[Data excerpts Boundary: Start]

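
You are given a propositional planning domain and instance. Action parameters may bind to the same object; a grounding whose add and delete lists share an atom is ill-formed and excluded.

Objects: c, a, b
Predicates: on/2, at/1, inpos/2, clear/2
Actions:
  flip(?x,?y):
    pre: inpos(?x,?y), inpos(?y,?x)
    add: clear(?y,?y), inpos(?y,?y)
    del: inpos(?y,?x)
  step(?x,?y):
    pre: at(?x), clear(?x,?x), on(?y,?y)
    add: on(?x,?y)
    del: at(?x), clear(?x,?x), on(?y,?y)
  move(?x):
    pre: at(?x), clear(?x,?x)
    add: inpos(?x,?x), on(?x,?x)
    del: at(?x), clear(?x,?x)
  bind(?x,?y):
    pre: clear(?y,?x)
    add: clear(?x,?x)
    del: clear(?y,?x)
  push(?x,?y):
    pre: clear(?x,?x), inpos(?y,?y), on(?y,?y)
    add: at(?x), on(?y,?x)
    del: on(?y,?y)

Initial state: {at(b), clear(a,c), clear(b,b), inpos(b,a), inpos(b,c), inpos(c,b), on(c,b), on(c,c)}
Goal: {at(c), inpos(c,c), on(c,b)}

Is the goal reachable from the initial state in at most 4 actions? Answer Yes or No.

1. flip(b,c)  →  {at(b), clear(a,c), clear(b,b), clear(c,c), inpos(b,a), inpos(b,c), inpos(c,c), on(c,b), on(c,c)}
2. move(b)  →  {clear(a,c), clear(c,c), inpos(b,a), inpos(b,b), inpos(b,c), inpos(c,c), on(b,b), on(c,b), on(c,c)}
3. push(c,b)  →  {at(c), clear(a,c), clear(c,c), inpos(b,a), inpos(b,b), inpos(b,c), inpos(c,c), on(b,c), on(c,b), on(c,c)}
optimal plan length = 3; 3 ≤ 4

Yes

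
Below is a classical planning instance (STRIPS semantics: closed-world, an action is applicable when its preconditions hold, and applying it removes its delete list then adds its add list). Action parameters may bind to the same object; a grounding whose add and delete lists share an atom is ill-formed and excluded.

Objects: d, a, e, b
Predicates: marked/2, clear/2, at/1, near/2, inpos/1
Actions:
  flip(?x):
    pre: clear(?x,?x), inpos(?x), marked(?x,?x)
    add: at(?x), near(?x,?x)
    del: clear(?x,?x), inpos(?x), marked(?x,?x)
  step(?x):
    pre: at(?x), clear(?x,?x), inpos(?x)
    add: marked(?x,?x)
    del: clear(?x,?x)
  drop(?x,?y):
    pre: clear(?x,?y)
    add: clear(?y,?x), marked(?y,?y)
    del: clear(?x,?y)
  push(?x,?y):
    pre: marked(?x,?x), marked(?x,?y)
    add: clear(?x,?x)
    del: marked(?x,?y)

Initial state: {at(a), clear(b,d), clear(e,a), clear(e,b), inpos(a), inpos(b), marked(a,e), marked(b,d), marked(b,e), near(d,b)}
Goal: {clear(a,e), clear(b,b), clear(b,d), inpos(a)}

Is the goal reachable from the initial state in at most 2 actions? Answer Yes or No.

No

1. drop(e,a)  →  {at(a), clear(a,e), clear(b,d), clear(e,b), inpos(a), inpos(b), marked(a,a), marked(a,e), marked(b,d), marked(b,e), near(d,b)}
2. drop(e,b)  →  {at(a), clear(a,e), clear(b,d), clear(b,e), inpos(a), inpos(b), marked(a,a), marked(a,e), marked(b,b), marked(b,d), marked(b,e), near(d,b)}
3. push(b,d)  →  {at(a), clear(a,e), clear(b,b), clear(b,d), clear(b,e), inpos(a), inpos(b), marked(a,a), marked(a,e), marked(b,b), marked(b,e), near(d,b)}
optimal plan length = 3; 3 > 2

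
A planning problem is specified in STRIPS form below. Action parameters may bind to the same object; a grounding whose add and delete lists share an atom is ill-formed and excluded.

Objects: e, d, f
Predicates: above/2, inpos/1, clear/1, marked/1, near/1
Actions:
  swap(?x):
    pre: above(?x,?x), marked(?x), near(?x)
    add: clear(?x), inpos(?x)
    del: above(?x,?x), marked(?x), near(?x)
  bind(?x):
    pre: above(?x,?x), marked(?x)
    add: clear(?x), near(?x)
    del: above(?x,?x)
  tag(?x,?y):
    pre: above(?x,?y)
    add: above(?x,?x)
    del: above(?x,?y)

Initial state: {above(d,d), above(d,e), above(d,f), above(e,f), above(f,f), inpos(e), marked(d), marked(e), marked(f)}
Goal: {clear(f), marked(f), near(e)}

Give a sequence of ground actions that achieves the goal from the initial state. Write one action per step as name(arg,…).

1. bind(f)  →  {above(d,d), above(d,e), above(d,f), above(e,f), clear(f), inpos(e), marked(d), marked(e), marked(f), near(f)}
2. tag(e,f)  →  {above(d,d), above(d,e), above(d,f), above(e,e), clear(f), inpos(e), marked(d), marked(e), marked(f), near(f)}
3. bind(e)  →  {above(d,d), above(d,e), above(d,f), clear(e), clear(f), inpos(e), marked(d), marked(e), marked(f), near(e), near(f)}

bind(f); tag(e,f); bind(e)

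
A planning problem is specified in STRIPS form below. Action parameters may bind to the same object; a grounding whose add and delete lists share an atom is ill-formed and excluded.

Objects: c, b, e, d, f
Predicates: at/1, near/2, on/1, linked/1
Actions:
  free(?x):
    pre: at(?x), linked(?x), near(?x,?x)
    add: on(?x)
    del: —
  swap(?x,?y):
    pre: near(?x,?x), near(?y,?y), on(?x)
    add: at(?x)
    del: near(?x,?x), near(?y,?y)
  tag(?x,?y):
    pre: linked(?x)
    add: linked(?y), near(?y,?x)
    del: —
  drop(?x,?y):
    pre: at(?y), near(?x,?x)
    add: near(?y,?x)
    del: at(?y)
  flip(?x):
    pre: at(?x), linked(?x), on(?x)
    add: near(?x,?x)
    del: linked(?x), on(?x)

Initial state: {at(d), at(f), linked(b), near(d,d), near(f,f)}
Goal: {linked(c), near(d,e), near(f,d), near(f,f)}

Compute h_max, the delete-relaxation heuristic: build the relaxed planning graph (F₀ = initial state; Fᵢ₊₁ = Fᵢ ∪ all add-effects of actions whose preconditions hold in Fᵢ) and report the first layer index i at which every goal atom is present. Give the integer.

2

F0 = init (5 atoms)
F1 = F0 ∪ {linked(c), linked(d), linked(e), linked(f), near(b,b), near(c,b), near(d,b), near(d,f), near(e,b), near(f,b), near(f,d)}  (16 atoms)
F2 = F1 ∪ {near(b,c), near(b,d), near(b,e), near(b,f), near(c,c), near(c,d), near(c,e), near(c,f), near(d,c), near(d,e), near(e,c), near(e,d), near(e,e), near(e,f), near(f,c), near(f,e), on(d), on(f)}  (34 atoms)
goal ⊆ F2  ⇒  h_max = 2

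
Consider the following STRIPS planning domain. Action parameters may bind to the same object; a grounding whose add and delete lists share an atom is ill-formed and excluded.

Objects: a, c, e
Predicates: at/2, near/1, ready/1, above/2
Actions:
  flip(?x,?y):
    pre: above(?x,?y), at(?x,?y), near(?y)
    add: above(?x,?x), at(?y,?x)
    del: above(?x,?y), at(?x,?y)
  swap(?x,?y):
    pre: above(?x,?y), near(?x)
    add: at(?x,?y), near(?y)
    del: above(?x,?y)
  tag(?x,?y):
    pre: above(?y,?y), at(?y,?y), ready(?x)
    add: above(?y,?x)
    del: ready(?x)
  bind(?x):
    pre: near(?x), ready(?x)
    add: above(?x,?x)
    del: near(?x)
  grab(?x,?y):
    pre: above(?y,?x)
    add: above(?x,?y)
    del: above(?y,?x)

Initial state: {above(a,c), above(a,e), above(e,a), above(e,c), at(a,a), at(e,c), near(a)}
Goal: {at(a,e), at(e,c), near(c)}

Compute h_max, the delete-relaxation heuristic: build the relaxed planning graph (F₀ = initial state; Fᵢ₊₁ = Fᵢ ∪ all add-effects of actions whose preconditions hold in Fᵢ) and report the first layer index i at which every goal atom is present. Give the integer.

1

F0 = init (7 atoms)
F1 = F0 ∪ {above(c,a), above(c,e), at(a,c), at(a,e), near(c), near(e)}  (13 atoms)
goal ⊆ F1  ⇒  h_max = 1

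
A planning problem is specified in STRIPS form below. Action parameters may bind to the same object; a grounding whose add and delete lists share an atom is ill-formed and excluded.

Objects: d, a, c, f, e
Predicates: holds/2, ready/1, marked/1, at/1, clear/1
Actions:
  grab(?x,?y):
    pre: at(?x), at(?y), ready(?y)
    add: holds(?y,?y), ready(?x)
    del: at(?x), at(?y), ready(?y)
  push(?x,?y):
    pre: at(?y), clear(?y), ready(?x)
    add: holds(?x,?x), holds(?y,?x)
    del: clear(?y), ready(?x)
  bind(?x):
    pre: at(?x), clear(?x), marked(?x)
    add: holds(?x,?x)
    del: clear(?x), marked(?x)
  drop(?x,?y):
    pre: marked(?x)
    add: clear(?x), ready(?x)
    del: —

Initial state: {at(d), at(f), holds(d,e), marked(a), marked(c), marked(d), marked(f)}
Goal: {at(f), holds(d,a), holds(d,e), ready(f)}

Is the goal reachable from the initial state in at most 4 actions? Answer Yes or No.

Yes

1. drop(d,d)  →  {at(d), at(f), clear(d), holds(d,e), marked(a), marked(c), marked(d), marked(f), ready(d)}
2. drop(a,d)  →  {at(d), at(f), clear(a), clear(d), holds(d,e), marked(a), marked(c), marked(d), marked(f), ready(a), ready(d)}
3. push(a,d)  →  {at(d), at(f), clear(a), holds(a,a), holds(d,a), holds(d,e), marked(a), marked(c), marked(d), marked(f), ready(d)}
4. drop(f,d)  →  {at(d), at(f), clear(a), clear(f), holds(a,a), holds(d,a), holds(d,e), marked(a), marked(c), marked(d), marked(f), ready(d), ready(f)}
optimal plan length = 4; 4 ≤ 4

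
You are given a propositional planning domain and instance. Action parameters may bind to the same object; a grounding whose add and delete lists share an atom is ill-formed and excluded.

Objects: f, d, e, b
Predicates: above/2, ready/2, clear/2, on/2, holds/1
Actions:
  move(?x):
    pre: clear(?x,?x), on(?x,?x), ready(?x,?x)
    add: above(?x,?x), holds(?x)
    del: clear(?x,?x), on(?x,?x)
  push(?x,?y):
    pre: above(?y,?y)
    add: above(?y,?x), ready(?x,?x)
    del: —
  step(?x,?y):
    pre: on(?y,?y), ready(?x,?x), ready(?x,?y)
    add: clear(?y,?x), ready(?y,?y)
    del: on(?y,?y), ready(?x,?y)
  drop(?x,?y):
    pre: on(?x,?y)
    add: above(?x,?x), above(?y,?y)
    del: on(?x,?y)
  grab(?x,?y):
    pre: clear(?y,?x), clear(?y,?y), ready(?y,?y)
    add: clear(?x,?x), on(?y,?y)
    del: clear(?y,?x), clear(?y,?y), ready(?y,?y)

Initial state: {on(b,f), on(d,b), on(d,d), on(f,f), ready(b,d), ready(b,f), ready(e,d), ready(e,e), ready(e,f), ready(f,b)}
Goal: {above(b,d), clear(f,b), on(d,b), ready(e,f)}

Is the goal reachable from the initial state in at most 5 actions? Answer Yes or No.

1. drop(b,f)  →  {above(b,b), above(f,f), on(d,b), on(d,d), on(f,f), ready(b,d), ready(b,f), ready(e,d), ready(e,e), ready(e,f), ready(f,b)}
2. push(d,b)  →  {above(b,b), above(b,d), above(f,f), on(d,b), on(d,d), on(f,f), ready(b,d), ready(b,f), ready(d,d), ready(e,d), ready(e,e), ready(e,f), ready(f,b)}
3. push(b,f)  →  {above(b,b), above(b,d), above(f,b), above(f,f), on(d,b), on(d,d), on(f,f), ready(b,b), ready(b,d), ready(b,f), ready(d,d), ready(e,d), ready(e,e), ready(e,f), ready(f,b)}
4. step(b,f)  →  {above(b,b), above(b,d), above(f,b), above(f,f), clear(f,b), on(d,b), on(d,d), ready(b,b), ready(b,d), ready(d,d), ready(e,d), ready(e,e), ready(e,f), ready(f,b), ready(f,f)}
optimal plan length = 4; 4 ≤ 5

Yes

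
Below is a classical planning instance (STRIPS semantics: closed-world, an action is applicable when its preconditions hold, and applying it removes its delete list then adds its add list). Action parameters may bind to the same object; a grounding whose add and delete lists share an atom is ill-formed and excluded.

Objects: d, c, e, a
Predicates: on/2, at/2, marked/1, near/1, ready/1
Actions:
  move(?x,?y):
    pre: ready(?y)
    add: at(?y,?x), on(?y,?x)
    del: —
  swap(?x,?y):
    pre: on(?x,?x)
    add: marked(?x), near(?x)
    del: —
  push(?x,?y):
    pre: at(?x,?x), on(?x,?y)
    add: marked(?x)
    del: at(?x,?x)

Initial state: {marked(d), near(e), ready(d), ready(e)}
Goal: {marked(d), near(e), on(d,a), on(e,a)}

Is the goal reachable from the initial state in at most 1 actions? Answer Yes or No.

No

1. move(a,d)  →  {at(d,a), marked(d), near(e), on(d,a), ready(d), ready(e)}
2. move(a,e)  →  {at(d,a), at(e,a), marked(d), near(e), on(d,a), on(e,a), ready(d), ready(e)}
optimal plan length = 2; 2 > 1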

[Data excerpts Boundary: End]

- _Exercise instructions_:
Beginning at the top of the entries above, output each line exactly, and end with the line in which "add: inpos(?x,?x), on(?x,?x)" appears.

- _Exercise result_:
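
You are given a propositional planning domain and instance. Action parameters may bind to the same object; a grounding whose add and delete lists share an atom is ill-formed and excluded.

Objects: c, a, b
Predicates: on/2, at/1, inpos/2, clear/2
Actions:
  flip(?x,?y):
    pre: inpos(?x,?y), inpos(?y,?x)
    add: clear(?y,?y), inpos(?y,?y)
    del: inpos(?y,?x)
  step(?x,?y):
    pre: at(?x), clear(?x,?x), on(?y,?y)
    add: on(?x,?y)
    del: at(?x), clear(?x,?x), on(?y,?y)
  move(?x):
    pre: at(?x), clear(?x,?x)
    add: inpos(?x,?x), on(?x,?x)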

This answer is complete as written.